- What is needed -
Lines to return, exactly: from the line with "The canonical topological order (Kahn's" to the line with "After recomputing the" in the entries below, both included.

(Dataset entries)

....................

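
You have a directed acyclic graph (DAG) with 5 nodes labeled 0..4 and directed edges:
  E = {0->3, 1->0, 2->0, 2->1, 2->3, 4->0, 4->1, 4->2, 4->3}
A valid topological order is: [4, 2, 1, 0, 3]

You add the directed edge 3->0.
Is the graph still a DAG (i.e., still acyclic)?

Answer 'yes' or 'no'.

Given toposort: [4, 2, 1, 0, 3]
Position of 3: index 4; position of 0: index 3
New edge 3->0: backward (u after v in old order)
Backward edge: old toposort is now invalid. Check if this creates a cycle.
Does 0 already reach 3? Reachable from 0: [0, 3]. YES -> cycle!
Still a DAG? no

Answer: no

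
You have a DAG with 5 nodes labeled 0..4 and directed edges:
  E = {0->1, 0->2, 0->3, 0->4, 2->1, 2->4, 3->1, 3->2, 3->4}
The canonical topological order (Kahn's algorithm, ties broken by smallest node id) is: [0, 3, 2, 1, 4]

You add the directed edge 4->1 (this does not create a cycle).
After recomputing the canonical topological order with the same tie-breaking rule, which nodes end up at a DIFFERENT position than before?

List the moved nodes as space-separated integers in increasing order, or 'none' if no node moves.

Old toposort: [0, 3, 2, 1, 4]
Added edge 4->1
Recompute Kahn (smallest-id tiebreak):
  initial in-degrees: [0, 4, 2, 1, 3]
  ready (indeg=0): [0]
  pop 0: indeg[1]->3; indeg[2]->1; indeg[3]->0; indeg[4]->2 | ready=[3] | order so far=[0]
  pop 3: indeg[1]->2; indeg[2]->0; indeg[4]->1 | ready=[2] | order so far=[0, 3]
  pop 2: indeg[1]->1; indeg[4]->0 | ready=[4] | order so far=[0, 3, 2]
  pop 4: indeg[1]->0 | ready=[1] | order so far=[0, 3, 2, 4]
  pop 1: no out-edges | ready=[] | order so far=[0, 3, 2, 4, 1]
New canonical toposort: [0, 3, 2, 4, 1]
Compare positions:
  Node 0: index 0 -> 0 (same)
  Node 1: index 3 -> 4 (moved)
  Node 2: index 2 -> 2 (same)
  Node 3: index 1 -> 1 (same)
  Node 4: index 4 -> 3 (moved)
Nodes that changed position: 1 4

Answer: 1 4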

....................

- Completed task -
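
The canonical topological order (Kahn's algorithm, ties broken by smallest node id) is: [0, 3, 2, 1, 4]

You add the directed edge 4->1 (this does not create a cycle).
After recomputing the canonical topological order with the same tie-breaking rule, which nodes end up at a DIFFERENT position than before?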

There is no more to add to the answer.